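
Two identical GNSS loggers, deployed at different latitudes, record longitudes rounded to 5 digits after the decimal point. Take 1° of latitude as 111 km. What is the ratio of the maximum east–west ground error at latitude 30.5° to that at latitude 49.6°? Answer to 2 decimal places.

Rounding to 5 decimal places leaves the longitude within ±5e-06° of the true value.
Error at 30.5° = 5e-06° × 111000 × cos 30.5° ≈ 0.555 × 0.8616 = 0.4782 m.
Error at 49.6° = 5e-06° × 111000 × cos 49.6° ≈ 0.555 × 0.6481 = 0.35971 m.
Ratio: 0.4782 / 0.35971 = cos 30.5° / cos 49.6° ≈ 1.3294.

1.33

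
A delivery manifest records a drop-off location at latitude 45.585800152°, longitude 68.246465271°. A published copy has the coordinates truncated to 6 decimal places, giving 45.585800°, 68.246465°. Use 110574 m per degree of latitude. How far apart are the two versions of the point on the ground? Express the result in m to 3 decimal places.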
...
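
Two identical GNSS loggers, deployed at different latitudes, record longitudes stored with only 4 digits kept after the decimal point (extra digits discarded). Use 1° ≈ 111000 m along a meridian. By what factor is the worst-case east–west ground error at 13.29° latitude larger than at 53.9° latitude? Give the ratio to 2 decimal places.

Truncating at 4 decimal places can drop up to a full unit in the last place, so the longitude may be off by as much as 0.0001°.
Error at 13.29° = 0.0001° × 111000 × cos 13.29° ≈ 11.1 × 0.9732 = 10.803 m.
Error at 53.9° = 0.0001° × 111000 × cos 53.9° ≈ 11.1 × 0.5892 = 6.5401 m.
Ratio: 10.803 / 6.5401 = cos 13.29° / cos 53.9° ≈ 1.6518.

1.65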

- To do
Above are the entries. Output exactly the lines beginning with the line that has "Answer to 2 decimal places." and ending with the line that has "A delivery manifest".

- Solution
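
Two identical GNSS loggers, deployed at different latitudes, record longitudes rounded to 5 digits after the decimal point. Take 1° of latitude as 111 km. What is the ratio of the maximum east–west ground error at latitude 30.5° to that at latitude 49.6°? Answer to 2 decimal places.

Rounding to 5 decimal places leaves the longitude within ±5e-06° of the true value.
Error at 30.5° = 5e-06° × 111000 × cos 30.5° ≈ 0.555 × 0.8616 = 0.4782 m.
Error at 49.6° = 5e-06° × 111000 × cos 49.6° ≈ 0.555 × 0.6481 = 0.35971 m.
Ratio: 0.4782 / 0.35971 = cos 30.5° / cos 49.6° ≈ 1.3294.

1.33

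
A delivery manifest records a drop-off location at latitude 45.585800152°, longitude 68.246465271°. A published copy has the coordinates truncated to 6 decimal places, giving 45.585800°, 68.246465°. Use 110574 m per degree of latitude. How far apart are the two versions of the point on the ground? Express the result in m to 3 decimal places.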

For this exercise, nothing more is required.